● **Task to carry out**
Repeat every line of the data verbatim.

● **Data to process**
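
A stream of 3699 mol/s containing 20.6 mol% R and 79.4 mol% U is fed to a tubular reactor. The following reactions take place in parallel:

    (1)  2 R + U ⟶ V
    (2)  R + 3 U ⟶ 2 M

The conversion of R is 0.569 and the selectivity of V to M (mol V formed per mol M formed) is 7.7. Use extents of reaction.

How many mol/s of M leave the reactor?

27.3 mol/s

Conversion of R: R consumed = 0.569 × 762 = 433.6 mol/s = 2ξ₁ + 1ξ₂.
Selectivity: 1ξ₁ / (2ξ₂) = 7.7 → ξ₁ = 15.4 ξ₂.
Substitute: (2·15.4 + 1) ξ₂ = 433.6 → ξ₂ = 13.63 mol/s, ξ₁ = 210 mol/s.
Outlet amounts (n = n₀ + Σ ν·ξ):
  R: 762 − 2(210) − 1(13.63) = 328.4
  U: 2937 − 1(210) − 3(13.63) = 2686
  V: 0 + 1(210) = 210
  M: 0 + 2(13.63) = 27.27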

● **Answer space**
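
A stream of 3699 mol/s containing 20.6 mol% R and 79.4 mol% U is fed to a tubular reactor. The following reactions take place in parallel:

    (1)  2 R + U ⟶ V
    (2)  R + 3 U ⟶ 2 M

The conversion of R is 0.569 and the selectivity of V to M (mol V formed per mol M formed) is 7.7. Use extents of reaction.

How many mol/s of M leave the reactor?

27.3 mol/s

Conversion of R: R consumed = 0.569 × 762 = 433.6 mol/s = 2ξ₁ + 1ξ₂.
Selectivity: 1ξ₁ / (2ξ₂) = 7.7 → ξ₁ = 15.4 ξ₂.
Substitute: (2·15.4 + 1) ξ₂ = 433.6 → ξ₂ = 13.63 mol/s, ξ₁ = 210 mol/s.
Outlet amounts (n = n₀ + Σ ν·ξ):
  R: 762 − 2(210) − 1(13.63) = 328.4
  U: 2937 − 1(210) − 3(13.63) = 2686
  V: 0 + 1(210) = 210
  M: 0 + 2(13.63) = 27.27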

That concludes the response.